-- Your instructions --
Reproduce all of the entries below exactly, without a single change.

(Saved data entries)
++++++++++
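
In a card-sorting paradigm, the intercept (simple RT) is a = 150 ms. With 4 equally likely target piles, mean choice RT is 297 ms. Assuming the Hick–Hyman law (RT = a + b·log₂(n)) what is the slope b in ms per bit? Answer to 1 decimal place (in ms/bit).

73.5 ms/bit

log₂(4) = 2 bits.
b = (RT − a)/log₂ n = (297 − 150) / 2 = 73.500 ms/bit.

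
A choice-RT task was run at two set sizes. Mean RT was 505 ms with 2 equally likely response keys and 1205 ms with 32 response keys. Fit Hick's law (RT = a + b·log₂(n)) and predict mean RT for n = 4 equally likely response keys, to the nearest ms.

Solve the two-equation system in a and b:
  b = (1205 − 505) / (log₂ 32 − log₂ 2) = 700 / (5 − 1) = 175 ms/bit
  a = 505 − 175 × 1 = 330 ms
Then RT(4) = 330 + 175 × log₂ 4 = 330 + 175 × 2 ≈ 680.000 ms.

680 ms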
++++++++++
-- Answer area --
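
In a card-sorting paradigm, the intercept (simple RT) is a = 150 ms. With 4 equally likely target piles, mean choice RT is 297 ms. Assuming the Hick–Hyman law (RT = a + b·log₂(n)) what is the slope b in ms per bit? Answer to 1 decimal place (in ms/bit).

73.5 ms/bit

log₂(4) = 2 bits.
b = (RT − a)/log₂ n = (297 − 150) / 2 = 73.500 ms/bit.

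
A choice-RT task was run at two set sizes. Mean RT was 505 ms with 2 equally likely response keys and 1205 ms with 32 response keys. Fit Hick's law (RT = a + b·log₂(n)) and predict mean RT for n = 4 equally likely response keys, to the nearest ms.

Solve the two-equation system in a and b:
  b = (1205 − 505) / (log₂ 32 − log₂ 2) = 700 / (5 − 1) = 175 ms/bit
  a = 505 − 175 × 1 = 330 ms
Then RT(4) = 330 + 175 × log₂ 4 = 330 + 175 × 2 ≈ 680.000 ms.

680 ms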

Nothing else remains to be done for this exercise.